Your task is to return the data below, word for word.

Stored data
---------------

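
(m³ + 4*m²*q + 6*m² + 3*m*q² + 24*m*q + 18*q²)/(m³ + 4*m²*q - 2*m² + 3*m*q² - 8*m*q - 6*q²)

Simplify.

Factor: m³ + 4*m²*q + 6*m² + 3*m*q² + 24*m*q + 18*q² = (m + q)·(m + 3*q)·(m + 6);  m³ + 4*m²*q - 2*m² + 3*m*q² - 8*m*q - 6*q² = (m + 3*q)·(m - 2)·(m + q)
Cancel the common factors (m + q), (m + 3*q).

(m + 6)/(m - 2)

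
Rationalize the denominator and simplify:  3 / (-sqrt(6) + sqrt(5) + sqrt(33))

(-51*sqrt(5) - 9*sqrt(110) + 48*sqrt(6) + 33*sqrt(33))/182

Group as (sqrt(5) + sqrt(33)) - sqrt(6); multiply by (sqrt(5) + sqrt(33)) + sqrt(6), then rationalise the remaining surd.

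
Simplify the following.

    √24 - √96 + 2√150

8*√6

√24 = 2*√6; √96 = 4*√6; 2√150 = 10*√6
Combine: (2 - 4 + 10)·√6 = 8*√6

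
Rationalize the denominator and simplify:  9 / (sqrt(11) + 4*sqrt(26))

Multiply numerator and denominator by -sqrt(11) + 4*sqrt(26).
Denominator becomes 405; numerator becomes -9*sqrt(11) + 36*sqrt(26).

(-sqrt(11) + 4*sqrt(26))/45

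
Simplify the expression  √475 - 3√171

-4*√19

√475 = 5*√19; 3√171 = 9*√19
Combine: (5 - 9)·√19 = -4*√19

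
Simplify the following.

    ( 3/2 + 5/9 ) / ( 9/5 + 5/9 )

185/212

Numerator: 3/2 + 5/9 = 37/18
Denominator: 9/5 + 5/9 = 106/45
Divide: (37/18) · (45/106) = 185/212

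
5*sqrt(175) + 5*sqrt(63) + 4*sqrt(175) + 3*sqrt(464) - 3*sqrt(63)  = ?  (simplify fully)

5*sqrt(175) = 25*sqrt(7); 5*sqrt(63) = 15*sqrt(7); 4*sqrt(175) = 20*sqrt(7); 3*sqrt(464) = 12*sqrt(29); 3*sqrt(63) = 9*sqrt(7)

12*sqrt(29) + 51*sqrt(7)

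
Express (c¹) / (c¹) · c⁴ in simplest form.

Quotient: 1
Multiply by c⁴: add exponents.

c⁴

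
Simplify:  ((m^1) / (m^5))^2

Inside the bracket: (m^-4)
Raise to the power 2: (m^-8)

m^(-8)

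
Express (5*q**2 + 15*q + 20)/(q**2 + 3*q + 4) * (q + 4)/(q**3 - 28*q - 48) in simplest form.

5/(q**2 - 4*q - 12)

Factor: 5*q**2 + 15*q + 20 = 5*(q**2 + 3*q + 4);  q**3 - 28*q - 48 = (q + 4)*(q - 6)*(q + 2)
Cancel the common factors (q**2 + 3*q + 4), (q + 4).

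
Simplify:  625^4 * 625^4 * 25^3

5^38

625^4 = 5^16; 625^4 = 5^16; 25^3 = 5^6
Combine exponents: 5^38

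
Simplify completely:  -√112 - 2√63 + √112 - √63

-9*√7

√112 = 4*√7; 2√63 = 6*√7; √112 = 4*√7; √63 = 3*√7
Combine: (-4 - 6 + 4 - 3)·√7 = -9*√7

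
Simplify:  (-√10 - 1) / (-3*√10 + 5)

Multiply numerator and denominator by 5 + 3*√10.
Denominator becomes -65; numerator becomes -35 - 8*√10.

(8*√10 + 35)/65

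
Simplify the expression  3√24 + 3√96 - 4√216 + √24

-4*√6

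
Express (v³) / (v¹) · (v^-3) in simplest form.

1/v

Quotient: v²
Multiply by (v^-3): add exponents.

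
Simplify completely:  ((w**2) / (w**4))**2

Inside the bracket: (w**-2)
Raise to the power 2: (w**-4)

w**(-4)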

---------------

**SOLUTION TO THE PROBLEM:**
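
(m³ + 4*m²*q + 6*m² + 3*m*q² + 24*m*q + 18*q²)/(m³ + 4*m²*q - 2*m² + 3*m*q² - 8*m*q - 6*q²)

Simplify.

Factor: m³ + 4*m²*q + 6*m² + 3*m*q² + 24*m*q + 18*q² = (m + q)·(m + 3*q)·(m + 6);  m³ + 4*m²*q - 2*m² + 3*m*q² - 8*m*q - 6*q² = (m + 3*q)·(m - 2)·(m + q)
Cancel the common factors (m + q), (m + 3*q).

(m + 6)/(m - 2)

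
Rationalize the denominator and simplify:  3 / (-sqrt(6) + sqrt(5) + sqrt(33))

(-51*sqrt(5) - 9*sqrt(110) + 48*sqrt(6) + 33*sqrt(33))/182

Group as (sqrt(5) + sqrt(33)) - sqrt(6); multiply by (sqrt(5) + sqrt(33)) + sqrt(6), then rationalise the remaining surd.

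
Simplify the following.

    √24 - √96 + 2√150

8*√6

√24 = 2*√6; √96 = 4*√6; 2√150 = 10*√6
Combine: (2 - 4 + 10)·√6 = 8*√6

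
Rationalize the denominator and simplify:  9 / (sqrt(11) + 4*sqrt(26))

Multiply numerator and denominator by -sqrt(11) + 4*sqrt(26).
Denominator becomes 405; numerator becomes -9*sqrt(11) + 36*sqrt(26).

(-sqrt(11) + 4*sqrt(26))/45

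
Simplify the expression  √475 - 3√171

-4*√19

√475 = 5*√19; 3√171 = 9*√19
Combine: (5 - 9)·√19 = -4*√19

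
Simplify the following.

    ( 3/2 + 5/9 ) / ( 9/5 + 5/9 )

185/212

Numerator: 3/2 + 5/9 = 37/18
Denominator: 9/5 + 5/9 = 106/45
Divide: (37/18) · (45/106) = 185/212

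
5*sqrt(175) + 5*sqrt(63) + 4*sqrt(175) + 3*sqrt(464) - 3*sqrt(63)  = ?  (simplify fully)

5*sqrt(175) = 25*sqrt(7); 5*sqrt(63) = 15*sqrt(7); 4*sqrt(175) = 20*sqrt(7); 3*sqrt(464) = 12*sqrt(29); 3*sqrt(63) = 9*sqrt(7)

12*sqrt(29) + 51*sqrt(7)

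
Express (c¹) / (c¹) · c⁴ in simplest form.

Quotient: 1
Multiply by c⁴: add exponents.

c⁴

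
Simplify:  ((m^1) / (m^5))^2

Inside the bracket: (m^-4)
Raise to the power 2: (m^-8)

m^(-8)

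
Express (5*q**2 + 15*q + 20)/(q**2 + 3*q + 4) * (q + 4)/(q**3 - 28*q - 48) in simplest form.

5/(q**2 - 4*q - 12)

Factor: 5*q**2 + 15*q + 20 = 5*(q**2 + 3*q + 4);  q**3 - 28*q - 48 = (q + 4)*(q - 6)*(q + 2)
Cancel the common factors (q**2 + 3*q + 4), (q + 4).

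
Simplify:  625^4 * 625^4 * 25^3

5^38

625^4 = 5^16; 625^4 = 5^16; 25^3 = 5^6
Combine exponents: 5^38

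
Simplify completely:  -√112 - 2√63 + √112 - √63

-9*√7

√112 = 4*√7; 2√63 = 6*√7; √112 = 4*√7; √63 = 3*√7
Combine: (-4 - 6 + 4 - 3)·√7 = -9*√7

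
Simplify:  (-√10 - 1) / (-3*√10 + 5)

Multiply numerator and denominator by 5 + 3*√10.
Denominator becomes -65; numerator becomes -35 - 8*√10.

(8*√10 + 35)/65

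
Simplify the expression  3√24 + 3√96 - 4√216 + √24

-4*√6

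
Express (v³) / (v¹) · (v^-3) in simplest form.

1/v

Quotient: v²
Multiply by (v^-3): add exponents.

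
Simplify completely:  ((w**2) / (w**4))**2

Inside the bracket: (w**-2)
Raise to the power 2: (w**-4)

w**(-4)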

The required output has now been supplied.